## [Instructions to follow]
Would you please output the lines from the one holding "A 132.9 mm macro" to the end of the entries, exactly and with no others?

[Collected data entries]
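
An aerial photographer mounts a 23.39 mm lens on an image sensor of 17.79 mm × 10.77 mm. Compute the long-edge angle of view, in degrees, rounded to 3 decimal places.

41.643°

Angle of view α = 2·arctan(w/2f) with w = 17.79 mm and f = 23.39 mm.
w/2f = 0.38029; arctan(0.38029) ≈ 20.8213°, so α ≈ 41.6427°.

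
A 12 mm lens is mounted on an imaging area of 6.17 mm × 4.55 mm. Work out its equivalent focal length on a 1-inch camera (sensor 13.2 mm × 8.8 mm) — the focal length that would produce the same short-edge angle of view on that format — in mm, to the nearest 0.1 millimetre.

Equal angle of view means equal height/f ratio, so f₂ = f₁ · (height₂/height₁) = 12 × 8.8/4.55.
f₂ = 12 × 1.93407 ≈ 23.209 mm.

23.2 mm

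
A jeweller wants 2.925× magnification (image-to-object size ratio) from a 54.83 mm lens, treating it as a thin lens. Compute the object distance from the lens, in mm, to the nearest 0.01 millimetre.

With m = dᵢ/dₒ and 1/f = 1/dₒ + 1/dᵢ, substituting dᵢ = m·dₒ gives 1/f = (1 + 1/m)/dₒ, hence dₒ = f·(1 + 1/m).
dₒ = 54.83 × (1 + 1/2.925) = 54.83 × 1.34188 ≈ 73.575 mm.

73.58 mm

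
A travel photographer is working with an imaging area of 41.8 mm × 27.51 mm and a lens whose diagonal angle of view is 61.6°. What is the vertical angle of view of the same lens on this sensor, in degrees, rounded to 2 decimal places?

Sensor diagonal = √(41.8² + 27.51²) = √2504.0401 ≈ 50.0404 mm.
From the diagonal AOV: f = 50.0404 / (2·tan(30.8°)) = 50.0404 / 1.19224 ≈ 41.9718 mm.
Vertical AOV = 2·arctan(27.51 / (2 × 41.9718)) = 2·arctan(0.32772) ≈ 36.2900°.

36.29°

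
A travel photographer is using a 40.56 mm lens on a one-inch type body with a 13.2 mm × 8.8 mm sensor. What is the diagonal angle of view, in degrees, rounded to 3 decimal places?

22.131°

Sensor diagonal = √(13.2² + 8.8²) = √251.6800 ≈ 15.8644 mm.
Angle of view α = 2·arctan(d/2f) with d = 15.8644 mm and f = 40.56 mm.
d/2f = 0.19557; arctan(0.19557) ≈ 11.0655°, so α ≈ 22.1310°.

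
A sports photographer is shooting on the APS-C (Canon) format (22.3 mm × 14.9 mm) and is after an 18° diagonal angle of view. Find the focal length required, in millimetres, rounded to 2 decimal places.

Sensor diagonal = √(22.3² + 14.9²) = √719.3000 ≈ 26.8198 mm.
From α = 2·arctan(d/2f) we get f = d / (2·tan(α/2)).
With d = 26.8198 mm and α/2 = 9°, tan(α/2) ≈ 0.15838, so f ≈ 26.8198 / 0.31677 ≈ 84.6667 mm.

84.67 mm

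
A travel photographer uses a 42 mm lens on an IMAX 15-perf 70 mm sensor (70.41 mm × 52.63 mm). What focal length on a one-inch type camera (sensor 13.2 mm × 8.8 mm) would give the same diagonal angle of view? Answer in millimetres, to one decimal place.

Sensor diagonal = √(70.41² + 52.63²) = √7727.4850 ≈ 87.9061 mm.
Sensor diagonal = √(13.2² + 8.8²) = √251.6800 ≈ 15.8644 mm.
Equal angle of view means equal diagonal/f ratio, so f₂ = f₁ · (diagonal₂/diagonal₁) = 42 × 15.8644/87.9061.
f₂ = 42 × 0.18047 ≈ 7.580 mm.

7.6 mm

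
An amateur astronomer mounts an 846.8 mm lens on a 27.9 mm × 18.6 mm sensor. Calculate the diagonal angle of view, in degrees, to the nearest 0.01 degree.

Sensor diagonal = √(27.9² + 18.6²) = √1124.3700 ≈ 33.5316 mm.
Angle of view α = 2·arctan(d/2f) with d = 33.5316 mm and f = 846.8 mm.
d/2f = 0.01980; arctan(0.01980) ≈ 1.1343°, so α ≈ 2.2685°.

2.27°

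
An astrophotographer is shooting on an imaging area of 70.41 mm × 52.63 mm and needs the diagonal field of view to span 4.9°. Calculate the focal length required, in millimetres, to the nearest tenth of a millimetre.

1027.3 mm

Sensor diagonal = √(70.41² + 52.63²) = √7727.4850 ≈ 87.9061 mm.
From α = 2·arctan(d/2f) we get f = d / (2·tan(α/2)).
With d = 87.9061 mm and α/2 = 2.45°, tan(α/2) ≈ 0.04279, so f ≈ 87.9061 / 0.08557 ≈ 1027.2611 mm.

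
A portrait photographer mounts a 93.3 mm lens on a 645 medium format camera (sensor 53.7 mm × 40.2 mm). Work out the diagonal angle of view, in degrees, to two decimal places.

Sensor diagonal = √(53.7² + 40.2²) = √4499.7300 ≈ 67.0800 mm.
Angle of view α = 2·arctan(d/2f) with d = 67.0800 mm and f = 93.3 mm.
d/2f = 0.35949; arctan(0.35949) ≈ 19.7728°, so α ≈ 39.5456°.

39.55°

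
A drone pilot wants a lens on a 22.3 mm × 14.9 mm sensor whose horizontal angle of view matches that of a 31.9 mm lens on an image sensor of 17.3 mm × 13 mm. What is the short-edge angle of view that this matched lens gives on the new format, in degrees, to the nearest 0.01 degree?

Equal horizontal AOV ⇒ f₂ = f₁ · 22.3/17.3 = 31.9 × 1.28902 ≈ 41.1197 mm.
Short-edge AOV on the new format = 2·arctan(14.9 / (2 × 41.1197)) = 2·arctan(0.18118) ≈ 20.5387°.

20.54°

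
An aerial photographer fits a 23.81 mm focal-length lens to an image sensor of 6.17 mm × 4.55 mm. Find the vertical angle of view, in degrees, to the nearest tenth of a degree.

Angle of view α = 2·arctan(h/2f) with h = 4.55 mm and f = 23.81 mm.
h/2f = 0.09555; arctan(0.09555) ≈ 5.4579°, so α ≈ 10.9159°.

10.9°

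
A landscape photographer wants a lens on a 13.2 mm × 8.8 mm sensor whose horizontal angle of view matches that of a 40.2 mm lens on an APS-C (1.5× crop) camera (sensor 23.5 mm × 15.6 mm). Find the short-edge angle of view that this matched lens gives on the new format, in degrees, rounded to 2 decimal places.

Equal horizontal AOV ⇒ f₂ = f₁ · 13.2/23.5 = 40.2 × 0.56170 ≈ 22.5804 mm.
Short-edge AOV on the new format = 2·arctan(8.8 / (2 × 22.5804)) = 2·arctan(0.19486) ≈ 22.0529°.

22.05°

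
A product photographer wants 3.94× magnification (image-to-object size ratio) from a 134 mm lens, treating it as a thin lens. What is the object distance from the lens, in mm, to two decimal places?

With m = dᵢ/dₒ and 1/f = 1/dₒ + 1/dᵢ, substituting dᵢ = m·dₒ gives 1/f = (1 + 1/m)/dₒ, hence dₒ = f·(1 + 1/m).
dₒ = 134 × (1 + 1/3.94) = 134 × 1.25381 ≈ 168.010 mm.

168.01 mm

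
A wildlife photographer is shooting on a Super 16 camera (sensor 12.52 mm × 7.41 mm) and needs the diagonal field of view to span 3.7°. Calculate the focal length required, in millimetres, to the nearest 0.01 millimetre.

Sensor diagonal = √(12.52² + 7.41²) = √211.6585 ≈ 14.5485 mm.
From α = 2·arctan(d/2f) we get f = d / (2·tan(α/2)).
With d = 14.5485 mm and α/2 = 1.85°, tan(α/2) ≈ 0.03230, so f ≈ 14.5485 / 0.06460 ≈ 225.2101 mm.

225.21 mm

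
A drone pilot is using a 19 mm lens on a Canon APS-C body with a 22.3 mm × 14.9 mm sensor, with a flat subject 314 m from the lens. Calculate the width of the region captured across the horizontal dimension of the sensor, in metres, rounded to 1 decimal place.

dₒ: 314 m = 314000 mm.
Similar triangles through the lens centre give W/dₒ = w/dᵢ; with 1/f = 1/dₒ + 1/dᵢ this gives W = w·(dₒ − f)/f.
W = 22.3 mm × (314000 − 19) / 19 = 22.3 × 16525.3158 ≈ 368514.542 mm = 368.515 m.

368.5 m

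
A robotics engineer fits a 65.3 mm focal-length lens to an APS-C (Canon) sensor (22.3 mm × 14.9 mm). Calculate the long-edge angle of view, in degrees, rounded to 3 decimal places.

Angle of view α = 2·arctan(w/2f) with w = 22.3 mm and f = 65.3 mm.
w/2f = 0.17075; arctan(0.17075) ≈ 9.6898°, so α ≈ 19.3797°.

19.380°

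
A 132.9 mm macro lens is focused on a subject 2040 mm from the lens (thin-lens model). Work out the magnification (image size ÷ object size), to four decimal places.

Thin lens: 1/f = 1/dₒ + 1/dᵢ → 1/dᵢ = 1/132.9 − 1/2040 = 0.0070343 mm⁻¹, so dᵢ ≈ 142.1614 mm.
Magnification m = dᵢ/dₒ = 142.1614/2040 ≈ 0.06969.

0.0697×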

## [Answer box]
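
A 132.9 mm macro lens is focused on a subject 2040 mm from the lens (thin-lens model). Work out the magnification (image size ÷ object size), to four decimal places.

Thin lens: 1/f = 1/dₒ + 1/dᵢ → 1/dᵢ = 1/132.9 − 1/2040 = 0.0070343 mm⁻¹, so dᵢ ≈ 142.1614 mm.
Magnification m = dᵢ/dₒ = 142.1614/2040 ≈ 0.06969.

0.0697×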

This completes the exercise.